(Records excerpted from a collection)

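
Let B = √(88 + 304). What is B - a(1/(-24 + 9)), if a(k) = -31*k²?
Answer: 31/225 + 14*√2 ≈ 19.937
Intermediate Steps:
B = 14*√2 (B = √392 = 14*√2 ≈ 19.799)
B - a(1/(-24 + 9)) = 14*√2 - (-31)*(1/(-24 + 9))² = 14*√2 - (-31)*(1/(-15))² = 14*√2 - (-31)*(-1/15)² = 14*√2 - (-31)/225 = 14*√2 - 1*(-31/225) = 14*√2 + 31/225 = 31/225 + 14*√2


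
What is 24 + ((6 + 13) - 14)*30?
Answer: 174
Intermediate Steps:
24 + ((6 + 13) - 14)*30 = 24 + (19 - 14)*30 = 24 + 5*30 = 24 + 150 = 174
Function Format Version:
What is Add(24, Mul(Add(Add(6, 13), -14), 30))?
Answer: 174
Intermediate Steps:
Add(24, Mul(Add(Add(6, 13), -14), 30)) = Add(24, Mul(Add(19, -14), 30)) = Add(24, Mul(5, 30)) = Add(24, 150) = 174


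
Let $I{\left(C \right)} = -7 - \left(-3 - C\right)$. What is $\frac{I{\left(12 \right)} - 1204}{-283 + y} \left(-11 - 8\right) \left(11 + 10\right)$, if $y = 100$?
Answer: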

### Description of the task:
Tally the lines in the entries above that hold the string "What" and state the tally alone.

### Answer for the task:
4